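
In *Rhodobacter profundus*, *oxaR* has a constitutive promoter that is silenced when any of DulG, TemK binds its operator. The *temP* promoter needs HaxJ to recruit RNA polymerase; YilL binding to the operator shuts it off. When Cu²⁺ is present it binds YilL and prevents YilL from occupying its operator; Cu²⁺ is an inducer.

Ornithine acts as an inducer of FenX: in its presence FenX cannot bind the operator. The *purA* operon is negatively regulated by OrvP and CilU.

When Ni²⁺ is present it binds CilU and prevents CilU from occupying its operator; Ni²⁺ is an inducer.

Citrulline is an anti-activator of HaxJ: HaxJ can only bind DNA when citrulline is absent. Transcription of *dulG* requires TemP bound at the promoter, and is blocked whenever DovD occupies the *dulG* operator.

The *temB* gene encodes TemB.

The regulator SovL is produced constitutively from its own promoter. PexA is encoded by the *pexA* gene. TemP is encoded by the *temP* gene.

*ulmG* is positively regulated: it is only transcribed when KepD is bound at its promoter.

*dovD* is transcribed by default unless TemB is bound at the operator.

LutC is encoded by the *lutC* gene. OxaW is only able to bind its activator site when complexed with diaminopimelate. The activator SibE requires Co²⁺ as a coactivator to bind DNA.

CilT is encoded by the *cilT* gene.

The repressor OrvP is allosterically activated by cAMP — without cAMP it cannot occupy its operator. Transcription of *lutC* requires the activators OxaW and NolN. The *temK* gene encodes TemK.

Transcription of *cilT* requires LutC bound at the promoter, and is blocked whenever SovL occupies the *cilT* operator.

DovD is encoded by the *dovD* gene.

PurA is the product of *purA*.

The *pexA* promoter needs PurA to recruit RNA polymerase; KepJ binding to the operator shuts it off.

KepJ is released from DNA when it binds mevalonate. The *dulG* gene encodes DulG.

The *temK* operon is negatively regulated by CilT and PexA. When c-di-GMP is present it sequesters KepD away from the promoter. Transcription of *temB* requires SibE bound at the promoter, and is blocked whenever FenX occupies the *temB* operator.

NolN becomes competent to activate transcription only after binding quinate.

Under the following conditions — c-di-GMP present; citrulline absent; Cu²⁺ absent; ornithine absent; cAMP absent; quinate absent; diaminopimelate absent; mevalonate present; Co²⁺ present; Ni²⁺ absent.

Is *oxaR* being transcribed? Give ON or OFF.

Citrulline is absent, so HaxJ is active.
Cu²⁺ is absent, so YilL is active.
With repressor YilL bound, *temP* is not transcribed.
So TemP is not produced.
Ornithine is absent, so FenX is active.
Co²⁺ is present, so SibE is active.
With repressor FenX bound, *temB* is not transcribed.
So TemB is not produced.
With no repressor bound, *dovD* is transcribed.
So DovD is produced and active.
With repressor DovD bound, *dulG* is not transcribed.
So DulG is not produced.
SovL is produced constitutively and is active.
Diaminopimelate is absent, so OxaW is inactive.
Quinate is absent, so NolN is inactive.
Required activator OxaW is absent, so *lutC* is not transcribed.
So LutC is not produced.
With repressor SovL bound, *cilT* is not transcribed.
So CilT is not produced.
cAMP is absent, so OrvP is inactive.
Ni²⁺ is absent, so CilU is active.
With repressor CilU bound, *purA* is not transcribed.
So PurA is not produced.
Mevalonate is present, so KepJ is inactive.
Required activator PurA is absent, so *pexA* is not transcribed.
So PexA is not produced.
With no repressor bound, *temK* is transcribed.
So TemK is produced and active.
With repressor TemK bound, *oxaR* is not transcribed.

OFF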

━━━━━━━━━━━━━━━━━━━━

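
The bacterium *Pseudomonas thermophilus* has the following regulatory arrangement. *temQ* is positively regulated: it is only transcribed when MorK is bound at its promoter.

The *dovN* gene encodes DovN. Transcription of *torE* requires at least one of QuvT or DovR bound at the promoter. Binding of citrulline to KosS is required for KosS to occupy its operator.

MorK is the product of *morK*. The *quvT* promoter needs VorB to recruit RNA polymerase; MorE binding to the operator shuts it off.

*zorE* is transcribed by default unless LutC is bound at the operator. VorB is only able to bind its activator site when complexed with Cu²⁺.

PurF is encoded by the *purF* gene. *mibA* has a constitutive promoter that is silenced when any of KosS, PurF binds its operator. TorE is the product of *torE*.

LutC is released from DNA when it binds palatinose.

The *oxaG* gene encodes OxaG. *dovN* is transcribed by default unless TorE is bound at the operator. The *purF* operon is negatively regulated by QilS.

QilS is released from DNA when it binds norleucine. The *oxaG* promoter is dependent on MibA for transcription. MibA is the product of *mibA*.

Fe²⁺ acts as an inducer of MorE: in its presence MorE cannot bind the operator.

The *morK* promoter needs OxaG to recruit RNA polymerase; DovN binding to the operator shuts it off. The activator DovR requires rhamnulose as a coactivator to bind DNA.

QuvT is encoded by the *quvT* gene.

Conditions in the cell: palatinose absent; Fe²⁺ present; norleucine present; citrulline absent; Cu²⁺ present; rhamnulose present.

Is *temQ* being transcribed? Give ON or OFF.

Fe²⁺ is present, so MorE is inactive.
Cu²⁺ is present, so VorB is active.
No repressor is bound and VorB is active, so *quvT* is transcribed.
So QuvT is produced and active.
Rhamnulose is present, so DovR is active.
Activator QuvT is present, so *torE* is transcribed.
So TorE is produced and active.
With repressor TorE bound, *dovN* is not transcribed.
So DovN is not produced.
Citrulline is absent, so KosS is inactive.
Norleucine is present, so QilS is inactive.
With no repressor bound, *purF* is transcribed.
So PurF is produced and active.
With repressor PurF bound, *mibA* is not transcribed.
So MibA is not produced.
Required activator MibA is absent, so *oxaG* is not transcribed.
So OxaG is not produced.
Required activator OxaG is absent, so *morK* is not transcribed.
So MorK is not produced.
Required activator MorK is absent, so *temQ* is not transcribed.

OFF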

━━━━━━━━━━━━━━━━━━━━

» **WORK TO BE COMPLETED**:
For the listing above, print only the lines starting at the line containing "MorK is the" and ending at the line containing "Fe²⁺ acts as", exactly, both included.

» **ANSWER SECTION**:
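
MorK is the product of *morK*. The *quvT* promoter needs VorB to recruit RNA polymerase; MorE binding to the operator shuts it off.

*zorE* is transcribed by default unless LutC is bound at the operator. VorB is only able to bind its activator site when complexed with Cu²⁺.

PurF is encoded by the *purF* gene. *mibA* has a constitutive promoter that is silenced when any of KosS, PurF binds its operator. TorE is the product of *torE*.

LutC is released from DNA when it binds palatinose.

The *oxaG* gene encodes OxaG. *dovN* is transcribed by default unless TorE is bound at the operator. The *purF* operon is negatively regulated by QilS.

QilS is released from DNA when it binds norleucine. The *oxaG* promoter is dependent on MibA for transcription. MibA is the product of *mibA*.

Fe²⁺ acts as an inducer of MorE: in its presence MorE cannot bind the operator.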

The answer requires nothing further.